┌─ Provided entries

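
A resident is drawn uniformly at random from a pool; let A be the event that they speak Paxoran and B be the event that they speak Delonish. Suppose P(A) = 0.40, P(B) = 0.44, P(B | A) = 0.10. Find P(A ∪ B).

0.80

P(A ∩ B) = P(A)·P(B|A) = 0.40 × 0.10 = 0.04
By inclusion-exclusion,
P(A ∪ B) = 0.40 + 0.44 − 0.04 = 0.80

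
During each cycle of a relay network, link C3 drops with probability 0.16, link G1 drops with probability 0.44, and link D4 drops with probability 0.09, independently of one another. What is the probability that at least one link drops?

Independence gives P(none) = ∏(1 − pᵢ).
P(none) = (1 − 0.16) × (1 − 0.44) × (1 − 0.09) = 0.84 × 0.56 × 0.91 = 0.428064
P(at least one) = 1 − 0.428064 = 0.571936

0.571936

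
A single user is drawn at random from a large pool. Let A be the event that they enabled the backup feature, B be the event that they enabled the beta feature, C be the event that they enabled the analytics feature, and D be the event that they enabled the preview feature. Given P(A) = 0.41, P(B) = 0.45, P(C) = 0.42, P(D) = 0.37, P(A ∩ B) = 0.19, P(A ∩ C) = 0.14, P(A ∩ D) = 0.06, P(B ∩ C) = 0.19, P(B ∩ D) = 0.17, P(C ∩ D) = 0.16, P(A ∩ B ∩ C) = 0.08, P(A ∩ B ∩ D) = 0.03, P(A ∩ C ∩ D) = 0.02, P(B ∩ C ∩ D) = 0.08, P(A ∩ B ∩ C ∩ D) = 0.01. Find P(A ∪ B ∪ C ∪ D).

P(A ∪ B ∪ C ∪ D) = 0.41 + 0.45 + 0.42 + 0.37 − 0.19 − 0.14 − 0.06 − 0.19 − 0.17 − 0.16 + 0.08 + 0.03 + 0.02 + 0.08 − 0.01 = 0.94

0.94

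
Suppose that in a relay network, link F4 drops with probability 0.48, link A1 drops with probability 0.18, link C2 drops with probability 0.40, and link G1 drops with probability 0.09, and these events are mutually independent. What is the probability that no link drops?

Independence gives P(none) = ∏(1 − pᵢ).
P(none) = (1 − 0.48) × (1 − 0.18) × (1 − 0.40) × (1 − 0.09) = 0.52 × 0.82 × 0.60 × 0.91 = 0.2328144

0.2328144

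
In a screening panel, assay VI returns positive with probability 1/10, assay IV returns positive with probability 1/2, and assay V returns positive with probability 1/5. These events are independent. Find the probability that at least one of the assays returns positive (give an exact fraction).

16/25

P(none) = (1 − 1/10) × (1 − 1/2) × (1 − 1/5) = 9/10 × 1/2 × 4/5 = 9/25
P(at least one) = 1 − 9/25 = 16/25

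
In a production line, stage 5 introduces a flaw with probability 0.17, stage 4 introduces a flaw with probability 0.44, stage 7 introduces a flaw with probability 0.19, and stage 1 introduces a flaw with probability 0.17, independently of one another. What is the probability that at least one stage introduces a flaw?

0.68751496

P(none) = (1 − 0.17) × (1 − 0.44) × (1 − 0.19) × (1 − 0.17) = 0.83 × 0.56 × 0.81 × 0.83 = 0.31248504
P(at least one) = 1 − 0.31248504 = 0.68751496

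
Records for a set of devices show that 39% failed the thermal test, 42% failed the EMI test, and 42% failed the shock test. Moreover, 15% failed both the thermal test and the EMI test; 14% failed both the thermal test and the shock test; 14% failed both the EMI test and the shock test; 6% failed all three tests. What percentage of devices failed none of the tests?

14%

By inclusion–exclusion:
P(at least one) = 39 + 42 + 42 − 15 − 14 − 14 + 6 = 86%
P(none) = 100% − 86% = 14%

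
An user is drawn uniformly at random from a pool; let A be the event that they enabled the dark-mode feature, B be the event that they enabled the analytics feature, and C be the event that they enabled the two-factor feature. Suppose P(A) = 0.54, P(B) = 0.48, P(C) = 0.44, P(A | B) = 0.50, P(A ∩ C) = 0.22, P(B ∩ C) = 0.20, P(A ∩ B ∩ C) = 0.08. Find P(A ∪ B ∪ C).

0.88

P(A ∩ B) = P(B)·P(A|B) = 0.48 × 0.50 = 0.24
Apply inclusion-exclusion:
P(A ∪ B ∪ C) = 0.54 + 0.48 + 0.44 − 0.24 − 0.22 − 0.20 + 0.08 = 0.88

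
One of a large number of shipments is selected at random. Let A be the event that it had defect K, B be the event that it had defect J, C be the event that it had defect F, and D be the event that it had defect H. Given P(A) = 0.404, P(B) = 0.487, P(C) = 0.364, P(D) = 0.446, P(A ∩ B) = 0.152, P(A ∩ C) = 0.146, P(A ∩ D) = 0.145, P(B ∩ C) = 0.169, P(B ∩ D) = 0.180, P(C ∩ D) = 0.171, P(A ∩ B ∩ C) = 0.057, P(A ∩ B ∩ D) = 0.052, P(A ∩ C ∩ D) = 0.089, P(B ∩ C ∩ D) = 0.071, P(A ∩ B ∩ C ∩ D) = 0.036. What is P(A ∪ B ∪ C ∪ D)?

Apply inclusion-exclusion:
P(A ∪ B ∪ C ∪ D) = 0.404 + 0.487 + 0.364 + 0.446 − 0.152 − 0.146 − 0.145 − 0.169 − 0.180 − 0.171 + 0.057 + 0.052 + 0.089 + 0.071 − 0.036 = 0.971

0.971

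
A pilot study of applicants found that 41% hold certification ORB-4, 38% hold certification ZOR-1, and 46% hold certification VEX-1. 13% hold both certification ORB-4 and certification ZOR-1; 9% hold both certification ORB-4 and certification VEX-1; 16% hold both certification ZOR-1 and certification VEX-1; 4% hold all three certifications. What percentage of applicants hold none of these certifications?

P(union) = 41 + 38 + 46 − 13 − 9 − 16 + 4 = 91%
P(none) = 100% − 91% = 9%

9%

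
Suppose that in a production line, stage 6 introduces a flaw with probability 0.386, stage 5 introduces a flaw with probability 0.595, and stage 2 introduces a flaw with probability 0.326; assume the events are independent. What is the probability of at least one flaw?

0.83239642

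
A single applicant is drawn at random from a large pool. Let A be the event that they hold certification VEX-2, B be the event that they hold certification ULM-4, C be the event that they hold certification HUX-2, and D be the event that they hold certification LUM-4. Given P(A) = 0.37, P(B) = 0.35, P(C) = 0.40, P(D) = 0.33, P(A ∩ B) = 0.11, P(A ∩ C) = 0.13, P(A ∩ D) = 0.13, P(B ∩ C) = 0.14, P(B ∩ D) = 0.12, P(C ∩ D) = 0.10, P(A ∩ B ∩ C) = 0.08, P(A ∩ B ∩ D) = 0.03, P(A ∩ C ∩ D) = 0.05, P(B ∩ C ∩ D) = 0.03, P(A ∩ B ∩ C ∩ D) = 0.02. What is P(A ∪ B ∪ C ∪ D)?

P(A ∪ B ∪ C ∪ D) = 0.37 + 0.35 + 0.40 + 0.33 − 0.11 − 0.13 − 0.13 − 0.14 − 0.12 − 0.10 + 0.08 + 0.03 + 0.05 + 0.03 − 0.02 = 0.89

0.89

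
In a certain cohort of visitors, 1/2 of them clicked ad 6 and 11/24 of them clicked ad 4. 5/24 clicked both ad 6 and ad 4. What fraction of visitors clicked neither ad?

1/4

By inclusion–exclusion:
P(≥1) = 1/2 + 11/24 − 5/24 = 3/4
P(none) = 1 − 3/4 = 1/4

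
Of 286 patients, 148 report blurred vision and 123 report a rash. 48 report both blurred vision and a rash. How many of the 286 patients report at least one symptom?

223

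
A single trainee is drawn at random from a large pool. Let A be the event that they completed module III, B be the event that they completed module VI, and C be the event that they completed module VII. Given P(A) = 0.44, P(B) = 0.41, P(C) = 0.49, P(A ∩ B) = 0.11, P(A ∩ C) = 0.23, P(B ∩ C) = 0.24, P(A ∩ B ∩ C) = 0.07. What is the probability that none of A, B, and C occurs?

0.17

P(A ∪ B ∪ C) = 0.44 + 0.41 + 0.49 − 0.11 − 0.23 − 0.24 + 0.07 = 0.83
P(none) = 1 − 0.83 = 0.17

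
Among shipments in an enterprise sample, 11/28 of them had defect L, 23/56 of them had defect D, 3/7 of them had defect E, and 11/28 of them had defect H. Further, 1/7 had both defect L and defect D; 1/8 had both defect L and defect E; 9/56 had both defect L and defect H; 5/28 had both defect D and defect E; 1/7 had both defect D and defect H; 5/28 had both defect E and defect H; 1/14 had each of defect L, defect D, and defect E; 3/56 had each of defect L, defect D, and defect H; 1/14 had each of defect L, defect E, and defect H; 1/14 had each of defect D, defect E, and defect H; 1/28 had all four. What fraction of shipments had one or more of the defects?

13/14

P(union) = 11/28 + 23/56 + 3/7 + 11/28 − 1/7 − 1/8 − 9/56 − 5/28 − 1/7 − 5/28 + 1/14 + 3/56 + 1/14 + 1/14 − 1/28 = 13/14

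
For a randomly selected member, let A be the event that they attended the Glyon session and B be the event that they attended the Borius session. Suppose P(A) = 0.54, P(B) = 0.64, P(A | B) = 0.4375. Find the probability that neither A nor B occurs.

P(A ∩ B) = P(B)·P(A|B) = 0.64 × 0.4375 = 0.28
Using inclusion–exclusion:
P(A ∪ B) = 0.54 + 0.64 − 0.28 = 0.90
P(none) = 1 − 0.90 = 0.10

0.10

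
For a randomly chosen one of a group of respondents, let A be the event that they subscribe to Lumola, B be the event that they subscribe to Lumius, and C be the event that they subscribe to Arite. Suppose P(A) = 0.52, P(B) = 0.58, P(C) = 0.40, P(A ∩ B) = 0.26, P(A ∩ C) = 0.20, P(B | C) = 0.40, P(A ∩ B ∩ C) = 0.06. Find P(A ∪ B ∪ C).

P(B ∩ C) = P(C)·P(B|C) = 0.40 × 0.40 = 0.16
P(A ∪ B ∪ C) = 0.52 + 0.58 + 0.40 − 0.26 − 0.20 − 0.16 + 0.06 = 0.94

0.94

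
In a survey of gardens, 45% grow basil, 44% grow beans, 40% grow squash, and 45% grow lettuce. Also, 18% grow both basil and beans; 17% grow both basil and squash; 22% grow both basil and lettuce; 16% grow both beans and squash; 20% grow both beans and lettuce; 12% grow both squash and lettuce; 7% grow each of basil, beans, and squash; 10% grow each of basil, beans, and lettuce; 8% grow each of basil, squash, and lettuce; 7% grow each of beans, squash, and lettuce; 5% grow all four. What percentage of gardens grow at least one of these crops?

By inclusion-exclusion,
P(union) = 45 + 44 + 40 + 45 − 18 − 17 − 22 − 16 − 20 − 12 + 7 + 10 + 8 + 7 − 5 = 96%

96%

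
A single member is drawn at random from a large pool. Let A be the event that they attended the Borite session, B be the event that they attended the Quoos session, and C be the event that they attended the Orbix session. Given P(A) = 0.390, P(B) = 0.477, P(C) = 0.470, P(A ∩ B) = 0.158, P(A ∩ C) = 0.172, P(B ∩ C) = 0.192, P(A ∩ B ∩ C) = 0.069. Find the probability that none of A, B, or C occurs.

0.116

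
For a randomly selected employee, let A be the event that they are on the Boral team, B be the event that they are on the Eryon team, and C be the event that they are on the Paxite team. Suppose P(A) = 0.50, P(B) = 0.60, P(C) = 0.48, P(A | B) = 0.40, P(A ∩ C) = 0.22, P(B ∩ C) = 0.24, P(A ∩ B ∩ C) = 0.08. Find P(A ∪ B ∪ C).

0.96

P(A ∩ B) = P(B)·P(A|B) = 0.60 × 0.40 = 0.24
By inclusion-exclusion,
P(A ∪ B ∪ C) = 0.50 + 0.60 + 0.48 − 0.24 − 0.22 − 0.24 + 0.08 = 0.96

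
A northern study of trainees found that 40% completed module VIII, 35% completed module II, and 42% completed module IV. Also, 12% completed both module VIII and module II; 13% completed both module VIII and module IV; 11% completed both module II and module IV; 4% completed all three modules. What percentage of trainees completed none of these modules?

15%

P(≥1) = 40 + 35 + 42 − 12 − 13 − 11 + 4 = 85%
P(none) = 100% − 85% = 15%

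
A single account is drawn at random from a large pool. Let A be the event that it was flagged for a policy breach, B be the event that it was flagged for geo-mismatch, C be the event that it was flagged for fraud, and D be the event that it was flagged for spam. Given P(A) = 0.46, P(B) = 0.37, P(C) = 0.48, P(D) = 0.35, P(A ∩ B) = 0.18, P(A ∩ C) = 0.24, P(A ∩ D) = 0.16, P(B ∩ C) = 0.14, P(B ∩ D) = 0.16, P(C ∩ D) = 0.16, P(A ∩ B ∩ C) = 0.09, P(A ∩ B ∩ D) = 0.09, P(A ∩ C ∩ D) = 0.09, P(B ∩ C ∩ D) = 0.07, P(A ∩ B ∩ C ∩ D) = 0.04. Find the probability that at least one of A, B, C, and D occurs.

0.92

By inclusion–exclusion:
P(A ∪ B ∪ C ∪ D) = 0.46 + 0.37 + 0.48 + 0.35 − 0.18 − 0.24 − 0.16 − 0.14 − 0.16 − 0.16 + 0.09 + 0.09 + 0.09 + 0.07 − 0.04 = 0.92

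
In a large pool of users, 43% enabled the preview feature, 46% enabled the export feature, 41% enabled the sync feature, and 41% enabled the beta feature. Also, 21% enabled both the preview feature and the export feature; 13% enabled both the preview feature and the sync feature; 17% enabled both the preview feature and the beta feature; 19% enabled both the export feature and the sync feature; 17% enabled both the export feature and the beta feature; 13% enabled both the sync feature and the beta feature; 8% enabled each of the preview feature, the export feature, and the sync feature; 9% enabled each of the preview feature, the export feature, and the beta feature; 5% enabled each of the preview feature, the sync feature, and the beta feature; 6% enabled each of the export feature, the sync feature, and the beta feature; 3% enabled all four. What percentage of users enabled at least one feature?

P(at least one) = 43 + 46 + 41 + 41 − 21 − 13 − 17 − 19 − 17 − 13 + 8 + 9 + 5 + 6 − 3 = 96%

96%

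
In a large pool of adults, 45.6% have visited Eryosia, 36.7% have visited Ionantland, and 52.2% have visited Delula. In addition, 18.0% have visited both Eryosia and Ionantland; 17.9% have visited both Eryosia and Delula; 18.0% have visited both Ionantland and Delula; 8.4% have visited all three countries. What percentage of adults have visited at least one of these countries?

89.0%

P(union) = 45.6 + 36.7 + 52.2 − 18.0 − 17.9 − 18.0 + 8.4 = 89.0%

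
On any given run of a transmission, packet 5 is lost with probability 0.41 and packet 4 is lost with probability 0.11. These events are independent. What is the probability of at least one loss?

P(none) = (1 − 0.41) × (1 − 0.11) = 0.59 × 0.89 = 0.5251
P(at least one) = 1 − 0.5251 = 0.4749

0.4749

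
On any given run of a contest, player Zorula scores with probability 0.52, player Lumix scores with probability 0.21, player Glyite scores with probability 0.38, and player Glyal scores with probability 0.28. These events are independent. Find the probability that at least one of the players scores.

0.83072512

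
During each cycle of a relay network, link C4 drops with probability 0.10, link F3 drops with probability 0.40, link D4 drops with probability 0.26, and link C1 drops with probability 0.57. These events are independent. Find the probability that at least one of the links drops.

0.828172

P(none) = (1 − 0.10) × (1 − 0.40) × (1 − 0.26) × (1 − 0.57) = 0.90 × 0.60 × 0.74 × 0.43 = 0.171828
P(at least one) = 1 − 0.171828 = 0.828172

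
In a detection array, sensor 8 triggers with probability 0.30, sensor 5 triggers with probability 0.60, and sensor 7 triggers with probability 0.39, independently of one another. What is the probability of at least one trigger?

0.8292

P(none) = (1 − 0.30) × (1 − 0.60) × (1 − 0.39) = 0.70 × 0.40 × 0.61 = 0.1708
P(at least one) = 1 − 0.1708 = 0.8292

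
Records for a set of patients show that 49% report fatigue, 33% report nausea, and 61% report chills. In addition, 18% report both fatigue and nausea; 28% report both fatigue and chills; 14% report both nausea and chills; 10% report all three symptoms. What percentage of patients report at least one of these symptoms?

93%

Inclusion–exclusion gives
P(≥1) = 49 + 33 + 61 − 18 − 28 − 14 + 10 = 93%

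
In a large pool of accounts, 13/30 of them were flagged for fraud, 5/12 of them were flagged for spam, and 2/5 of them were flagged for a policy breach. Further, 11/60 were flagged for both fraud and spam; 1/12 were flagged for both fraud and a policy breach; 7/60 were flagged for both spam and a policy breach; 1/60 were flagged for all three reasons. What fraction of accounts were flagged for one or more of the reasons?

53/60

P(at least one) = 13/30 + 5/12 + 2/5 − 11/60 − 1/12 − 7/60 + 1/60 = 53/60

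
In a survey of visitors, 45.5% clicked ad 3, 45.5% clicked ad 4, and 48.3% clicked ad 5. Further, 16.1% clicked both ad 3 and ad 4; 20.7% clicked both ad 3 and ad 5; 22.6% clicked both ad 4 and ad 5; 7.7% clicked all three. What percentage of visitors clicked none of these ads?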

└─

● **Task statement**
The range begins at the line containing "In a large pool of accounts, 13/30" and ends at the last line of the entries; reproduce it exactly.

● **Your solution**
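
In a large pool of accounts, 13/30 of them were flagged for fraud, 5/12 of them were flagged for spam, and 2/5 of them were flagged for a policy breach. Further, 11/60 were flagged for both fraud and spam; 1/12 were flagged for both fraud and a policy breach; 7/60 were flagged for both spam and a policy breach; 1/60 were flagged for all three reasons. What fraction of accounts were flagged for one or more of the reasons?

53/60

P(at least one) = 13/30 + 5/12 + 2/5 − 11/60 − 1/12 − 7/60 + 1/60 = 53/60

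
In a survey of visitors, 45.5% clicked ad 3, 45.5% clicked ad 4, and 48.3% clicked ad 5. Further, 16.1% clicked both ad 3 and ad 4; 20.7% clicked both ad 3 and ad 5; 22.6% clicked both ad 4 and ad 5; 7.7% clicked all three. What percentage of visitors clicked none of these ads?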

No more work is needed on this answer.